» Action item:
Below are entries; output exactly the lines from the one with "How long is E's turnaround time?" to the one with "P1: arrival=1, burst=6", both included, and nothing else.

» Information shown:
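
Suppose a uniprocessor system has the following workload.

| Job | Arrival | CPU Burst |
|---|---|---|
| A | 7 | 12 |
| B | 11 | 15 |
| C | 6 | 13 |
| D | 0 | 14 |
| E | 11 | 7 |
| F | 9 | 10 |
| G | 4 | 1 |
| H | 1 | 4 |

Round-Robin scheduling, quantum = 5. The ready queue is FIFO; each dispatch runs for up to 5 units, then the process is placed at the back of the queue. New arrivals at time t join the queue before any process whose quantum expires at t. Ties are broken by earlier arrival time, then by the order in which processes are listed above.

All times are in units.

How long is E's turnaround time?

Gantt: | D 0-5 | H 5-9 | G 9-10 | D 10-15 | C 15-20 | A 20-25 | F 25-30 | B 30-35 | E 35-40 | D 40-44 | C 44-49 | A 49-54 | F 54-59 | B 59-64 | E 64-66 | C 66-69 | A 69-71 | B 71-76 |
Completion: A=71  B=76  C=69  D=44  E=66  F=59  G=10  H=9
Turnaround(E) = completion − arrival = 66 − 11 = 55

55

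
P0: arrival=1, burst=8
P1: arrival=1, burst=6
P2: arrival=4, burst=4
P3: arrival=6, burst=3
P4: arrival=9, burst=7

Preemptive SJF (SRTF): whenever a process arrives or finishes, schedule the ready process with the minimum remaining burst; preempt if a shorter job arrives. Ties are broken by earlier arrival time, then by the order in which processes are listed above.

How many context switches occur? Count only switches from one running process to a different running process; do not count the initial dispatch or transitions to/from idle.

Schedule: | idle 0-1 | P1 1-7 | P3 7-10 | P2 10-14 | P4 14-21 | P0 21-29 |
Completion: P0=29  P1=7  P2=14  P3=10  P4=21
Turnaround (C−A): P0=28  P1=6  P2=10  P3=4  P4=12

4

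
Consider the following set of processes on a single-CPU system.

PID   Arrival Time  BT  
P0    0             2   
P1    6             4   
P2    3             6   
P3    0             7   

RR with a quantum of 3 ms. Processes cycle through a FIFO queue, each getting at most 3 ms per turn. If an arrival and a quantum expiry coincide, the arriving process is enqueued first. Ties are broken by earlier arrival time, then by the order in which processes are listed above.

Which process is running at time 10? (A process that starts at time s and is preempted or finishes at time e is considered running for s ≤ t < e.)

Gantt: | P0 0-2 | P3 2-5 | P2 5-8 | P3 8-11 | P1 11-14 | P2 14-17 | P3 17-18 | P1 18-19 |
Completion: P0=2  P1=19  P2=17  P3=18

P3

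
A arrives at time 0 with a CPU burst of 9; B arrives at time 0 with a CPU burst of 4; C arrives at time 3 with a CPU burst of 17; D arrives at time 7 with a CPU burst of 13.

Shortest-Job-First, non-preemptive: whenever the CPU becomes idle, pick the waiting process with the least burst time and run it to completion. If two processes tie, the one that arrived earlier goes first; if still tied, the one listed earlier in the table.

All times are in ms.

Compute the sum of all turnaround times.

76

Gantt: | B 0-4 | A 4-13 | D 13-26 | C 26-43 |
Completion: A=13  B=4  C=43  D=26
Turnaround = completion − arrival: A=13, B=4, C=40, D=19
Total turnaround = 13 + 4 + 40 + 19 = 76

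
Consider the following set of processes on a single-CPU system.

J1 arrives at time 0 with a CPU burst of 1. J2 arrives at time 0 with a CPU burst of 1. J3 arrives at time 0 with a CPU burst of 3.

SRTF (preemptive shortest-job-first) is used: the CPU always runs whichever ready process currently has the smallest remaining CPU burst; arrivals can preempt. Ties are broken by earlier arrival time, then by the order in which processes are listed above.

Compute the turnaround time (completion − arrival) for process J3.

5

Schedule: | J1 0-1 | J2 1-2 | J3 2-5 |
Completion: J1=1  J2=2  J3=5
Turnaround(J3) = completion − arrival = 5 − 0 = 5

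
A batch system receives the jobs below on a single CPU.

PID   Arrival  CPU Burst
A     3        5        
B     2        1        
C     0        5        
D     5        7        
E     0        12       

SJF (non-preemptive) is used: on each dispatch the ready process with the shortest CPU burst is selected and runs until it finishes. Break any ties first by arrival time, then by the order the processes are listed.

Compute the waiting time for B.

Schedule: | C 0-5 | B 5-6 | A 6-11 | D 11-18 | E 18-30 |
Completion: A=11  B=6  C=5  D=18  E=30
Waiting(B) = turnaround − burst = 4 − 1 = 3

3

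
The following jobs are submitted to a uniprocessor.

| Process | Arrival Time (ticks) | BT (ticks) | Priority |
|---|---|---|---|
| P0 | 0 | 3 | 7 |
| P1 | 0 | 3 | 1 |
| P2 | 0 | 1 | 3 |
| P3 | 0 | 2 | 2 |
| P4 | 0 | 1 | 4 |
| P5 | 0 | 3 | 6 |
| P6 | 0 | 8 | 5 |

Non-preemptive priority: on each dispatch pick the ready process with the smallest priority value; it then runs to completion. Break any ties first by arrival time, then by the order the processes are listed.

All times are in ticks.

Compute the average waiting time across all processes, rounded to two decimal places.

7.71

Schedule: | P1 0-3 | P3 3-5 | P2 5-6 | P4 6-7 | P6 7-15 | P5 15-18 | P0 18-21 |
Completion: P0=21  P1=3  P2=6  P3=5  P4=7  P5=18  P6=15
Turnaround (C−A): P0=21  P1=3  P2=6  P3=5  P4=7  P5=18  P6=15
Waiting times: P0=18, P1=0, P2=5, P3=3, P4=6, P5=15, P6=7
Average waiting = (18+0+5+3+6+15+7) / 7 = 54/7 = 7.71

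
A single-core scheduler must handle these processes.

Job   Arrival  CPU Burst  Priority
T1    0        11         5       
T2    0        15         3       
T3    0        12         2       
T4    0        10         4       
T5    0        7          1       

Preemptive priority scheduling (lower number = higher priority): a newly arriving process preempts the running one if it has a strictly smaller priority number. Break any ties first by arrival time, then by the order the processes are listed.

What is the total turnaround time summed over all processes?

159

Timeline: | T5 0-7 | T3 7-19 | T2 19-34 | T4 34-44 | T1 44-55 |
Completion: T1=55  T2=34  T3=19  T4=44  T5=7
Turnaround = completion − arrival: T1=55, T2=34, T3=19, T4=44, T5=7
Total turnaround = 55 + 34 + 19 + 44 + 7 = 159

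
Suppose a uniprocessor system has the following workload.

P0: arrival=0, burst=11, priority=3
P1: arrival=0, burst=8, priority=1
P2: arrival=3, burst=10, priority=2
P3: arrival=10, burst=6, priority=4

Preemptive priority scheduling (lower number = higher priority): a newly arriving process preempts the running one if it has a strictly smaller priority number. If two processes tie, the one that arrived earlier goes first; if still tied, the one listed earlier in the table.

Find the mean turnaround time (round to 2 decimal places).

Gantt: | P1 0-8 | P2 8-18 | P0 18-29 | P3 29-35 |
Completion: P0=29  P1=8  P2=18  P3=35
Turnaround times: P0=29, P1=8, P2=15, P3=25
Average turnaround = (29+8+15+25) / 4 = 77/4 = 19.25

19.25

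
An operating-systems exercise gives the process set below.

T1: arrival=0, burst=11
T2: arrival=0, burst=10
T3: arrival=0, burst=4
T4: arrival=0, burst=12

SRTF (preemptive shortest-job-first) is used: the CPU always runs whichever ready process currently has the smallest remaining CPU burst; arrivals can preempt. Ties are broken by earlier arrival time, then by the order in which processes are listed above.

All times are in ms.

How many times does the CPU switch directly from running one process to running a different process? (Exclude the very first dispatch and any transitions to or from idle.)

Schedule: | T3 0-4 | T2 4-14 | T1 14-25 | T4 25-37 |
Completion: T1=25  T2=14  T3=4  T4=37
Turnaround (C−A): T1=25  T2=14  T3=4  T4=37

3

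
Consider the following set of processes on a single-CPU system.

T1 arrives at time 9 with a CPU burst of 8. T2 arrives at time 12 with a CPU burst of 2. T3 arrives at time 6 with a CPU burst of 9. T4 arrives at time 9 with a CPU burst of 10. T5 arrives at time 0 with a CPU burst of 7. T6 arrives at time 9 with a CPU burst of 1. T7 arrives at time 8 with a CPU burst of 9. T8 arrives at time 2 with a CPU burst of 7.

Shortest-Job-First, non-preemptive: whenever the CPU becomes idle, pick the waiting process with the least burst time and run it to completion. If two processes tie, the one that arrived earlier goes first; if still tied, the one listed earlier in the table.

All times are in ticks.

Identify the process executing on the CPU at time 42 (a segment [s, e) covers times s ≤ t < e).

Schedule: | T5 0-7 | T8 7-14 | T6 14-15 | T2 15-17 | T1 17-25 | T3 25-34 | T7 34-43 | T4 43-53 |
Completion: T1=25  T2=17  T3=34  T4=53  T5=7  T6=15  T7=43  T8=14
Turnaround (C−A): T1=16  T2=5  T3=28  T4=44  T5=7  T6=6  T7=35  T8=12

T7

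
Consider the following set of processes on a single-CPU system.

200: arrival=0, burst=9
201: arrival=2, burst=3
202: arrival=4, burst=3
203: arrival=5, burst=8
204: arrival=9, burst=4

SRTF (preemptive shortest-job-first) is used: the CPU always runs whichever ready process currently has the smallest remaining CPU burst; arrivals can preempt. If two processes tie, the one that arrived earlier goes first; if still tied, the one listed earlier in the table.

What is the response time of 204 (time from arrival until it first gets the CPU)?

Timeline: | 200 0-2 | 201 2-5 | 202 5-8 | 200 8-9 | 204 9-13 | 200 13-19 | 203 19-27 |
Completion: 200=19  201=5  202=8  203=27  204=13
Turnaround (C−A): 200=19  201=3  202=4  203=22  204=4
Response(204) = first start − arrival = 9 − 9 = 0

0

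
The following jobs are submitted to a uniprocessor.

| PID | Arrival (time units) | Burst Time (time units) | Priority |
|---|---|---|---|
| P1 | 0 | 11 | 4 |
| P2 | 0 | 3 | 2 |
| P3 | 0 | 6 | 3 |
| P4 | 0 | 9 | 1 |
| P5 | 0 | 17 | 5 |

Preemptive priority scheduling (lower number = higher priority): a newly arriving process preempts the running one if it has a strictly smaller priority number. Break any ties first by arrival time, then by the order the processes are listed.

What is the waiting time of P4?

Schedule: | P4 0-9 | P2 9-12 | P3 12-18 | P1 18-29 | P5 29-46 |
Completion: P1=29  P2=12  P3=18  P4=9  P5=46
Turnaround (C−A): P1=29  P2=12  P3=18  P4=9  P5=46
Waiting(P4) = turnaround − burst = 9 − 9 = 0

0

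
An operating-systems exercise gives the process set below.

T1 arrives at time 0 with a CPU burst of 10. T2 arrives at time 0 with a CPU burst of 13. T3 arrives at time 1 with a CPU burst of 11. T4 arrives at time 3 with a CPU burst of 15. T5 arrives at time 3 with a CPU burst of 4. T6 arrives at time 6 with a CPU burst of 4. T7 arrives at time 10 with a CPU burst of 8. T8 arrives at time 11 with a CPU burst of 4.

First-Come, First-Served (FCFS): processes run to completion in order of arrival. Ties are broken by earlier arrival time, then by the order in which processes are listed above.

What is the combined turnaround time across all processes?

Schedule: | T1 0-10 | T2 10-23 | T3 23-34 | T4 34-49 | T5 49-53 | T6 53-57 | T7 57-65 | T8 65-69 |
Completion: T1=10  T2=23  T3=34  T4=49  T5=53  T6=57  T7=65  T8=69
Turnaround (C−A): T1=10  T2=23  T3=33  T4=46  T5=50  T6=51  T7=55  T8=58
Turnaround = completion − arrival: T1=10, T2=23, T3=33, T4=46, T5=50, T6=51, T7=55, T8=58
Total turnaround = 10 + 23 + 33 + 46 + 50 + 51 + 55 + 58 = 326

326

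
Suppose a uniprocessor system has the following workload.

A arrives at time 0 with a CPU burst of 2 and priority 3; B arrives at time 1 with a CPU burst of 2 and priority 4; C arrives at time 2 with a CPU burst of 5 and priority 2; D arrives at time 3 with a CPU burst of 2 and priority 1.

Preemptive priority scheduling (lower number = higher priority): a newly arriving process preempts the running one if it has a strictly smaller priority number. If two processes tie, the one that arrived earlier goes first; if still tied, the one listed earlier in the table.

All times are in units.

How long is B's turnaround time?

Timeline: | A 0-2 | C 2-3 | D 3-5 | C 5-9 | B 9-11 |
Completion: A=2  B=11  C=9  D=5
Turnaround (C−A): A=2  B=10  C=7  D=2
Turnaround(B) = completion − arrival = 11 − 1 = 10

10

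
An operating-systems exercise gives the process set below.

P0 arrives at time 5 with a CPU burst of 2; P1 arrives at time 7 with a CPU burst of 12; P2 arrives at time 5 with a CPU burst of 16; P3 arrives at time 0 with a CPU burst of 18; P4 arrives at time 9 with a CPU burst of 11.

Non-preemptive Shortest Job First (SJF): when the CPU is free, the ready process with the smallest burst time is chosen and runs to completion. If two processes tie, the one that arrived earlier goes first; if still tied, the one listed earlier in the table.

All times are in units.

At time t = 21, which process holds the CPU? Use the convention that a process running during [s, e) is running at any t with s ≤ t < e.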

» Answer:
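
How long is E's turnaround time?

Gantt: | D 0-5 | H 5-9 | G 9-10 | D 10-15 | C 15-20 | A 20-25 | F 25-30 | B 30-35 | E 35-40 | D 40-44 | C 44-49 | A 49-54 | F 54-59 | B 59-64 | E 64-66 | C 66-69 | A 69-71 | B 71-76 |
Completion: A=71  B=76  C=69  D=44  E=66  F=59  G=10  H=9
Turnaround(E) = completion − arrival = 66 − 11 = 55

55

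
P0: arrival=1, burst=8
P1: arrival=1, burst=6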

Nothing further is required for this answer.